Stored data:
Content starts

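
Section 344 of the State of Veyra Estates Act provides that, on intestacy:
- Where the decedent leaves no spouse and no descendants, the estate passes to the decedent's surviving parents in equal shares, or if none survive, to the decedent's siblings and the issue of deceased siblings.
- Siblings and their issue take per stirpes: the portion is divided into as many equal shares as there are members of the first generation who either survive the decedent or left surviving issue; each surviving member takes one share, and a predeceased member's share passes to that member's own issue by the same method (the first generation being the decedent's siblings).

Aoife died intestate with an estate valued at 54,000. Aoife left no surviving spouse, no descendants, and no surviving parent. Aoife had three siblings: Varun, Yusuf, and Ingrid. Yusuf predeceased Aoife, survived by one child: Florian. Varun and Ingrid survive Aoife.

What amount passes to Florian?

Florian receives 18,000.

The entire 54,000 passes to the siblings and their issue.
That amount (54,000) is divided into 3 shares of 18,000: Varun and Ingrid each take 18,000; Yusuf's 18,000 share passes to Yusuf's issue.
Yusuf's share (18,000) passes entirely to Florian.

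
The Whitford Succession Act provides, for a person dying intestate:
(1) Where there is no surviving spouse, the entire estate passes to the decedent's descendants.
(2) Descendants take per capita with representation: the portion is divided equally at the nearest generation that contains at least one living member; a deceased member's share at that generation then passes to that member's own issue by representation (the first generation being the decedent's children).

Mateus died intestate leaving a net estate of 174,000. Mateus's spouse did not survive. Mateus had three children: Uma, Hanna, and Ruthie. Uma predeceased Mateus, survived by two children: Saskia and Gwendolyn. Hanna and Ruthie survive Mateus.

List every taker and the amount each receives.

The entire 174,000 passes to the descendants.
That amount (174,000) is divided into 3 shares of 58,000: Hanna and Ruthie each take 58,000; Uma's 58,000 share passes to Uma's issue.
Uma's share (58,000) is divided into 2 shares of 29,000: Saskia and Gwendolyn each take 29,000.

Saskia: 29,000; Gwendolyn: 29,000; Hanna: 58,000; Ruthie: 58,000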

Content ends
Content starts

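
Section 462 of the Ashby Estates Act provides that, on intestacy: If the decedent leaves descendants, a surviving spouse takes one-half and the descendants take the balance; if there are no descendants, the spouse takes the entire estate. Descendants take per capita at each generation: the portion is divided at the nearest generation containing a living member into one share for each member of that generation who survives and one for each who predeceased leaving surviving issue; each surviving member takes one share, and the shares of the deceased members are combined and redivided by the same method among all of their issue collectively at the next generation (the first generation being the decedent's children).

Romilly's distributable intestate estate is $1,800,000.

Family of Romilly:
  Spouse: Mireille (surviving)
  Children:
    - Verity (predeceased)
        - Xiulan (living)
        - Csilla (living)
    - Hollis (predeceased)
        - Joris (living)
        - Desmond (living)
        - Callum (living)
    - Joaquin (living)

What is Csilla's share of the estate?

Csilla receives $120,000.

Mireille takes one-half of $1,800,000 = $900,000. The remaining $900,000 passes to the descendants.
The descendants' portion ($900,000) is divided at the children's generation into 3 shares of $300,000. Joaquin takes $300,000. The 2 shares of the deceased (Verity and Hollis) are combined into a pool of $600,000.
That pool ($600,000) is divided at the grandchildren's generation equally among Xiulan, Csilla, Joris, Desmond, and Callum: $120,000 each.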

Content ends

_Exercise instructions_
Every line above that carries the string "Romilly" should be copied.

_Finished task_
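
Romilly's distributable intestate estate is $1,800,000.
Family of Romilly: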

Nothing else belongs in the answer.